## Exercise goal
Set down the records that follow exactly and completely.

## Provided data

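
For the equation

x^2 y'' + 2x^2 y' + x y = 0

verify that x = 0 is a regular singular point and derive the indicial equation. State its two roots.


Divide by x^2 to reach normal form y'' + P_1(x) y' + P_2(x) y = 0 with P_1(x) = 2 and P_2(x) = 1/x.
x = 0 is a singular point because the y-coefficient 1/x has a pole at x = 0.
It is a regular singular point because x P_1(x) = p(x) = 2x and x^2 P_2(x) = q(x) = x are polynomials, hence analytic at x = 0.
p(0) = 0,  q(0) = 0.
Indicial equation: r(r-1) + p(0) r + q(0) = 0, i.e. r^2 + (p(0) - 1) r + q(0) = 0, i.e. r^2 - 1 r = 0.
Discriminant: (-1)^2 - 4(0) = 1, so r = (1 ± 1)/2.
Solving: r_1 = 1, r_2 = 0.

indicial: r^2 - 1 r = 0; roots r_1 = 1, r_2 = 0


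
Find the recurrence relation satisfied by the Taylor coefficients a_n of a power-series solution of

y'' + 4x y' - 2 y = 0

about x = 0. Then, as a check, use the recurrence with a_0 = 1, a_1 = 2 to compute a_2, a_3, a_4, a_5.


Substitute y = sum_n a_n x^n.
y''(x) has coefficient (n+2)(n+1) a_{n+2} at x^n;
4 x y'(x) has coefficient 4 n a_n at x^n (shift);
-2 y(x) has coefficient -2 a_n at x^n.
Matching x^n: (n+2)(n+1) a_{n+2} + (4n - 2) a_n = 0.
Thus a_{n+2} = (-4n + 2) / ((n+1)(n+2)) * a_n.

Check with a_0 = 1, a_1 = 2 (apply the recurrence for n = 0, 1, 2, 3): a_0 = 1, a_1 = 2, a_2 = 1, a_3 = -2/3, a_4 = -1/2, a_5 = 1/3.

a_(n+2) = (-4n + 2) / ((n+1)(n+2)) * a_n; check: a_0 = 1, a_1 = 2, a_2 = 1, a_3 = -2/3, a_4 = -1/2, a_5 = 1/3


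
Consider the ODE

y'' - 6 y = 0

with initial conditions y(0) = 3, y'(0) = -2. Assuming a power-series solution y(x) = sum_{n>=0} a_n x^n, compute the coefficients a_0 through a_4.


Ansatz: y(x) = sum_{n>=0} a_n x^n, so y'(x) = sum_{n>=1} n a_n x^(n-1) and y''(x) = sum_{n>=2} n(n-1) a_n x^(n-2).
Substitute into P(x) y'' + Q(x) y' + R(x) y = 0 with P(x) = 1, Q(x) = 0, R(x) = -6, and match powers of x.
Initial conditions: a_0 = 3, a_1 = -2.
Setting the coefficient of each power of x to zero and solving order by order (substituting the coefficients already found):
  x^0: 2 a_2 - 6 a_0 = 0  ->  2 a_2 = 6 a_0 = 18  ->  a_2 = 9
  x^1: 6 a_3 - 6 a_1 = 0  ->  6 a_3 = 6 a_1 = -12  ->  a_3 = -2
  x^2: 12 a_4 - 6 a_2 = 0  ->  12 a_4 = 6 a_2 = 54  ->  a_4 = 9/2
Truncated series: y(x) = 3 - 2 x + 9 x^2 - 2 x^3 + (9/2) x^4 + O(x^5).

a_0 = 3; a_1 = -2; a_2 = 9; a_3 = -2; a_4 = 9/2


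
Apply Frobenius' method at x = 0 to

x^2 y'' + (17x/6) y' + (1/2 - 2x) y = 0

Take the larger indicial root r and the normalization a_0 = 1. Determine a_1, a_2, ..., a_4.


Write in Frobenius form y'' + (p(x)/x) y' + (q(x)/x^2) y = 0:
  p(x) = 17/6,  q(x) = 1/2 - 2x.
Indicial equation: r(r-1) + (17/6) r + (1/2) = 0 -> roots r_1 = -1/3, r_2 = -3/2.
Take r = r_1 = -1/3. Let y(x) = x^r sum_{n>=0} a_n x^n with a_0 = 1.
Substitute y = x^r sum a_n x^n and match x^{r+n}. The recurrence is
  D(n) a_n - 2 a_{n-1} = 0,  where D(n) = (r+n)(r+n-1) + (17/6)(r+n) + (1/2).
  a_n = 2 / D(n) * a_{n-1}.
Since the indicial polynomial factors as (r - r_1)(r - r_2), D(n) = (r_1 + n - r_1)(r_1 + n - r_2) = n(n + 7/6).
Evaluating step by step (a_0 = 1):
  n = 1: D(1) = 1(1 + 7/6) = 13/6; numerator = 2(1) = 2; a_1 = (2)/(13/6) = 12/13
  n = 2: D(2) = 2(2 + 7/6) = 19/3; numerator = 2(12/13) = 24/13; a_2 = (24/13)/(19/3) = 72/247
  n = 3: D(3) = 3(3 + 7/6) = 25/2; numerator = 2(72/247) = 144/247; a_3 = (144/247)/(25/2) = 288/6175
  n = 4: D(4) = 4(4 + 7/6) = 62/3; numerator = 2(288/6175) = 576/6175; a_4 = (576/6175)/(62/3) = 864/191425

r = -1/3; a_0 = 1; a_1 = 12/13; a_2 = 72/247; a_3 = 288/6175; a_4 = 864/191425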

## Your solution
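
For the equation

x^2 y'' + 2x^2 y' + x y = 0

verify that x = 0 is a regular singular point and derive the indicial equation. State its two roots.


Divide by x^2 to reach normal form y'' + P_1(x) y' + P_2(x) y = 0 with P_1(x) = 2 and P_2(x) = 1/x.
x = 0 is a singular point because the y-coefficient 1/x has a pole at x = 0.
It is a regular singular point because x P_1(x) = p(x) = 2x and x^2 P_2(x) = q(x) = x are polynomials, hence analytic at x = 0.
p(0) = 0,  q(0) = 0.
Indicial equation: r(r-1) + p(0) r + q(0) = 0, i.e. r^2 + (p(0) - 1) r + q(0) = 0, i.e. r^2 - 1 r = 0.
Discriminant: (-1)^2 - 4(0) = 1, so r = (1 ± 1)/2.
Solving: r_1 = 1, r_2 = 0.

indicial: r^2 - 1 r = 0; roots r_1 = 1, r_2 = 0


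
Find the recurrence relation satisfied by the Taylor coefficients a_n of a power-series solution of

y'' + 4x y' - 2 y = 0

about x = 0. Then, as a check, use the recurrence with a_0 = 1, a_1 = 2 to compute a_2, a_3, a_4, a_5.


Substitute y = sum_n a_n x^n.
y''(x) has coefficient (n+2)(n+1) a_{n+2} at x^n;
4 x y'(x) has coefficient 4 n a_n at x^n (shift);
-2 y(x) has coefficient -2 a_n at x^n.
Matching x^n: (n+2)(n+1) a_{n+2} + (4n - 2) a_n = 0.
Thus a_{n+2} = (-4n + 2) / ((n+1)(n+2)) * a_n.

Check with a_0 = 1, a_1 = 2 (apply the recurrence for n = 0, 1, 2, 3): a_0 = 1, a_1 = 2, a_2 = 1, a_3 = -2/3, a_4 = -1/2, a_5 = 1/3.

a_(n+2) = (-4n + 2) / ((n+1)(n+2)) * a_n; check: a_0 = 1, a_1 = 2, a_2 = 1, a_3 = -2/3, a_4 = -1/2, a_5 = 1/3


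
Consider the ODE

y'' - 6 y = 0

with initial conditions y(0) = 3, y'(0) = -2. Assuming a power-series solution y(x) = sum_{n>=0} a_n x^n, compute the coefficients a_0 through a_4.


Ansatz: y(x) = sum_{n>=0} a_n x^n, so y'(x) = sum_{n>=1} n a_n x^(n-1) and y''(x) = sum_{n>=2} n(n-1) a_n x^(n-2).
Substitute into P(x) y'' + Q(x) y' + R(x) y = 0 with P(x) = 1, Q(x) = 0, R(x) = -6, and match powers of x.
Initial conditions: a_0 = 3, a_1 = -2.
Setting the coefficient of each power of x to zero and solving order by order (substituting the coefficients already found):
  x^0: 2 a_2 - 6 a_0 = 0  ->  2 a_2 = 6 a_0 = 18  ->  a_2 = 9
  x^1: 6 a_3 - 6 a_1 = 0  ->  6 a_3 = 6 a_1 = -12  ->  a_3 = -2
  x^2: 12 a_4 - 6 a_2 = 0  ->  12 a_4 = 6 a_2 = 54  ->  a_4 = 9/2
Truncated series: y(x) = 3 - 2 x + 9 x^2 - 2 x^3 + (9/2) x^4 + O(x^5).

a_0 = 3; a_1 = -2; a_2 = 9; a_3 = -2; a_4 = 9/2


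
Apply Frobenius' method at x = 0 to

x^2 y'' + (17x/6) y' + (1/2 - 2x) y = 0

Take the larger indicial root r and the normalization a_0 = 1. Determine a_1, a_2, ..., a_4.


Write in Frobenius form y'' + (p(x)/x) y' + (q(x)/x^2) y = 0:
  p(x) = 17/6,  q(x) = 1/2 - 2x.
Indicial equation: r(r-1) + (17/6) r + (1/2) = 0 -> roots r_1 = -1/3, r_2 = -3/2.
Take r = r_1 = -1/3. Let y(x) = x^r sum_{n>=0} a_n x^n with a_0 = 1.
Substitute y = x^r sum a_n x^n and match x^{r+n}. The recurrence is
  D(n) a_n - 2 a_{n-1} = 0,  where D(n) = (r+n)(r+n-1) + (17/6)(r+n) + (1/2).
  a_n = 2 / D(n) * a_{n-1}.
Since the indicial polynomial factors as (r - r_1)(r - r_2), D(n) = (r_1 + n - r_1)(r_1 + n - r_2) = n(n + 7/6).
Evaluating step by step (a_0 = 1):
  n = 1: D(1) = 1(1 + 7/6) = 13/6; numerator = 2(1) = 2; a_1 = (2)/(13/6) = 12/13
  n = 2: D(2) = 2(2 + 7/6) = 19/3; numerator = 2(12/13) = 24/13; a_2 = (24/13)/(19/3) = 72/247
  n = 3: D(3) = 3(3 + 7/6) = 25/2; numerator = 2(72/247) = 144/247; a_3 = (144/247)/(25/2) = 288/6175
  n = 4: D(4) = 4(4 + 7/6) = 62/3; numerator = 2(288/6175) = 576/6175; a_4 = (576/6175)/(62/3) = 864/191425

r = -1/3; a_0 = 1; a_1 = 12/13; a_2 = 72/247; a_3 = 288/6175; a_4 = 864/191425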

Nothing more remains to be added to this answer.